→ **Task**: Only lines containing the string "steady" belong in the answer; copy all of them from the entries.

→ **The data**:
= Beginning of Section =

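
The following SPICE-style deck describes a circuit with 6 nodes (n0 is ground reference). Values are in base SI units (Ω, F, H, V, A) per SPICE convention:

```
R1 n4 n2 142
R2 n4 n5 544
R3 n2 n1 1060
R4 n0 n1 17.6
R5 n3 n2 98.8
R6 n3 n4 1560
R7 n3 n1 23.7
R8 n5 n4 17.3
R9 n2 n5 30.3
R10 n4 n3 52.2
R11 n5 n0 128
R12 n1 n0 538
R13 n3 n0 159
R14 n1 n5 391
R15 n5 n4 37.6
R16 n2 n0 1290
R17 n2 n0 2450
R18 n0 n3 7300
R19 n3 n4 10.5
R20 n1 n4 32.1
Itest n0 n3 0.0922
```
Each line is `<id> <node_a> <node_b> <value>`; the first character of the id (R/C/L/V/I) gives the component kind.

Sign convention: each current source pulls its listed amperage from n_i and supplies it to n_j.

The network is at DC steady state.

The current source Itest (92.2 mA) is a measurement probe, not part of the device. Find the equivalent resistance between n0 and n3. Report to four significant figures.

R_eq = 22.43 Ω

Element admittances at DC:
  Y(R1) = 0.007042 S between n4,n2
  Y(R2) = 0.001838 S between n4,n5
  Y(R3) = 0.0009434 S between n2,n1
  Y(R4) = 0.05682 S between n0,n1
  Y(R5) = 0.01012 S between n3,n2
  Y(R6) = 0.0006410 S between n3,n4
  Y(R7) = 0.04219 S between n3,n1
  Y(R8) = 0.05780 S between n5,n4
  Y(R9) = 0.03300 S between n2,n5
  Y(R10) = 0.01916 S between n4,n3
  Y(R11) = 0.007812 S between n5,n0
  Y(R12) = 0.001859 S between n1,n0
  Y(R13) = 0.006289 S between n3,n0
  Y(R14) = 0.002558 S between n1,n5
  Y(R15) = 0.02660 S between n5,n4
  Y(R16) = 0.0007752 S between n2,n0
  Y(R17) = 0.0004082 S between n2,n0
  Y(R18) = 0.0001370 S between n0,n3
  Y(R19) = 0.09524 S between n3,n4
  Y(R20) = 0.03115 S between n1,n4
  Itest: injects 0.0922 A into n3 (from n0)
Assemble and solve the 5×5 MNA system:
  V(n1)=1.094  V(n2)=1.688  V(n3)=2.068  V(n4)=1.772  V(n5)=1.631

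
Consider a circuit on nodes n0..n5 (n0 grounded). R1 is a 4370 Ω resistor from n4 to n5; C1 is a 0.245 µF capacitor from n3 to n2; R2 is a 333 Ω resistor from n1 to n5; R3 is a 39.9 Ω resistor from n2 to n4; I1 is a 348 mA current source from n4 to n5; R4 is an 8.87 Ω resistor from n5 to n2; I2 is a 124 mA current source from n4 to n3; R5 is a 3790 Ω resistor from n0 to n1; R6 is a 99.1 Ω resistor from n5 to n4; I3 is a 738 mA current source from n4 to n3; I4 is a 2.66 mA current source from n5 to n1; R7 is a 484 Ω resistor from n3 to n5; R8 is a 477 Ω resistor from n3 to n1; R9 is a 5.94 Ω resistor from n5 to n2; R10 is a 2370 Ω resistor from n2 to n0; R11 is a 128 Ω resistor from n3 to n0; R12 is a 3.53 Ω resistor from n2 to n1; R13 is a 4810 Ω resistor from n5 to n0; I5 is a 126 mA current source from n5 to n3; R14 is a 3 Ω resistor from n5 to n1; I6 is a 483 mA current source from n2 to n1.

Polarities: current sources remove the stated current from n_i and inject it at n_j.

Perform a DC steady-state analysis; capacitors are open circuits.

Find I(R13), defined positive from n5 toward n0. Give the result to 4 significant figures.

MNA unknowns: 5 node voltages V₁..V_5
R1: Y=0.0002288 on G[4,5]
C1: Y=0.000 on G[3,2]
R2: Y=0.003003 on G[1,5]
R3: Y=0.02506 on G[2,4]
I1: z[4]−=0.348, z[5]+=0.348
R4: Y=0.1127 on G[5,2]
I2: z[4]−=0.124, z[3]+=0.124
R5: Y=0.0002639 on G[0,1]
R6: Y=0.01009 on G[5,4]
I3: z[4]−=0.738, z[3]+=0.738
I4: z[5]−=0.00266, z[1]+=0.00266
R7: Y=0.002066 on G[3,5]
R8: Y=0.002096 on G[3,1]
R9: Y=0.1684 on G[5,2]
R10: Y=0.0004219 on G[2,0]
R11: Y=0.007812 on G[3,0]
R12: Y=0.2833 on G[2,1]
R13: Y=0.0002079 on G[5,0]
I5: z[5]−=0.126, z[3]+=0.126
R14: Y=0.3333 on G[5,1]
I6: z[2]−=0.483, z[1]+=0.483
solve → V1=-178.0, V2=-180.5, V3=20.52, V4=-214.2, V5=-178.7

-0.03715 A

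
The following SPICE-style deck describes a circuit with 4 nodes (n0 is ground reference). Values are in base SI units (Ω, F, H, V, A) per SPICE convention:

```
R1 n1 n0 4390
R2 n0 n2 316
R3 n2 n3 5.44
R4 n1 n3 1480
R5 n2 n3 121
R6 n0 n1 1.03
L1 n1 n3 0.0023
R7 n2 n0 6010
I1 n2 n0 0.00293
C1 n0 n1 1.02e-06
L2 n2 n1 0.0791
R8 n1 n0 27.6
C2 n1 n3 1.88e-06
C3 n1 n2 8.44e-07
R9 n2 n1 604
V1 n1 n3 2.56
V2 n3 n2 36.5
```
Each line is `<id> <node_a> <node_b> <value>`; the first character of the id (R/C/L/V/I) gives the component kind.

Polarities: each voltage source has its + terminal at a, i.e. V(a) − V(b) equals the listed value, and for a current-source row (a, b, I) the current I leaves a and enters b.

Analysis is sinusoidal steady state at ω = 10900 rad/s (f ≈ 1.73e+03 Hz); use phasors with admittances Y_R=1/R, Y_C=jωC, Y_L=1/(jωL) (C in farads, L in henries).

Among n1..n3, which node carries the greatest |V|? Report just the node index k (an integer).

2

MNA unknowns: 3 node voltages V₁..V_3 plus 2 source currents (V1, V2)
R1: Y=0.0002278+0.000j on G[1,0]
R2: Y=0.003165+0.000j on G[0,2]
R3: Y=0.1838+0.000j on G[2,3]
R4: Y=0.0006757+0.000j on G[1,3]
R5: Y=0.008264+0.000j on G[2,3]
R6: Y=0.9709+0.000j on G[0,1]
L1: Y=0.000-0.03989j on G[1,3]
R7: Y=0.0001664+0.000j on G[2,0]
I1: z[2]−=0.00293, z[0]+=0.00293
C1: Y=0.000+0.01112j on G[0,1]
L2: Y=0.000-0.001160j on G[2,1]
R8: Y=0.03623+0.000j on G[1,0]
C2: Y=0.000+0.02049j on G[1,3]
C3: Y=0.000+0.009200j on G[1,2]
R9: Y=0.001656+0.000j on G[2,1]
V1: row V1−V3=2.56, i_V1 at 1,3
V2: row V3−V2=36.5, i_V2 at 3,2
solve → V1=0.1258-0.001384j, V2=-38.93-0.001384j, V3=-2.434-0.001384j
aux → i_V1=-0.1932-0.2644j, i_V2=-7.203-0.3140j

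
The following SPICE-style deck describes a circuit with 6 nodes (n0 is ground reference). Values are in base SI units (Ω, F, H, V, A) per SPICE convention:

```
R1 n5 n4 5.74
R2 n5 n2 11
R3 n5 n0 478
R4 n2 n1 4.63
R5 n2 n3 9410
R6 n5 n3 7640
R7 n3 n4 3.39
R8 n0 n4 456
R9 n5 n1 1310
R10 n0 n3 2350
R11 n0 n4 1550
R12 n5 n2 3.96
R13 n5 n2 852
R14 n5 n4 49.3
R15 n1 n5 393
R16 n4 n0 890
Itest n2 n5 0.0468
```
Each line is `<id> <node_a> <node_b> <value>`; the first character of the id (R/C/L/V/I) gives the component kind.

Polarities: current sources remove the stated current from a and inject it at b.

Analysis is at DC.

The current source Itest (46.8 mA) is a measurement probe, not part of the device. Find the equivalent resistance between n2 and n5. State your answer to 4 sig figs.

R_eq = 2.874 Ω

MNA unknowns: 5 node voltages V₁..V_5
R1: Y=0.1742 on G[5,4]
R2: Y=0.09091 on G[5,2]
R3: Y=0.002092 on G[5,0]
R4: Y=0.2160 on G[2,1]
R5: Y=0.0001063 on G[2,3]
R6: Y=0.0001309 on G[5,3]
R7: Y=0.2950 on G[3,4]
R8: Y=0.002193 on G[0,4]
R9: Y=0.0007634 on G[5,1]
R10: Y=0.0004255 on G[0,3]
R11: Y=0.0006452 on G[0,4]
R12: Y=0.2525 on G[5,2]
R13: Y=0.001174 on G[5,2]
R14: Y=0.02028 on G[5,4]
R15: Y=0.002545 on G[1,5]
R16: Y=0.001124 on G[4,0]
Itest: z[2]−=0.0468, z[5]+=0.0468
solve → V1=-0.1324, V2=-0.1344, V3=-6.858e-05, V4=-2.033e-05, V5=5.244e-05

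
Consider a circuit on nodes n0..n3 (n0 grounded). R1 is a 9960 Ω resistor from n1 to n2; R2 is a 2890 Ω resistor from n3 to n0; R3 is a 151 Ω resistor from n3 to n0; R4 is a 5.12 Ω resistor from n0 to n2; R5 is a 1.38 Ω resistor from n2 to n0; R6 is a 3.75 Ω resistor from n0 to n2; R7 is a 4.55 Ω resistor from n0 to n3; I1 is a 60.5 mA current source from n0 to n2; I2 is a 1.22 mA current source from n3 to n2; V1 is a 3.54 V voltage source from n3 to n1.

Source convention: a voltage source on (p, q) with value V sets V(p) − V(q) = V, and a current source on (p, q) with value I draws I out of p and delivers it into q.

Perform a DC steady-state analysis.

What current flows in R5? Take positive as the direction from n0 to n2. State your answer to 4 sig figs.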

= End of Section =

→ **Finished task**:
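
The network is at DC steady state.
Perform a DC steady-state analysis; capacitors are open circuits.
Analysis is sinusoidal steady state at ω = 10900 rad/s (f ≈ 1.73e+03 Hz); use phasors with admittances Y_R=1/R, Y_C=jωC, Y_L=1/(jωL) (C in farads, L in henries).
Perform a DC steady-state analysis.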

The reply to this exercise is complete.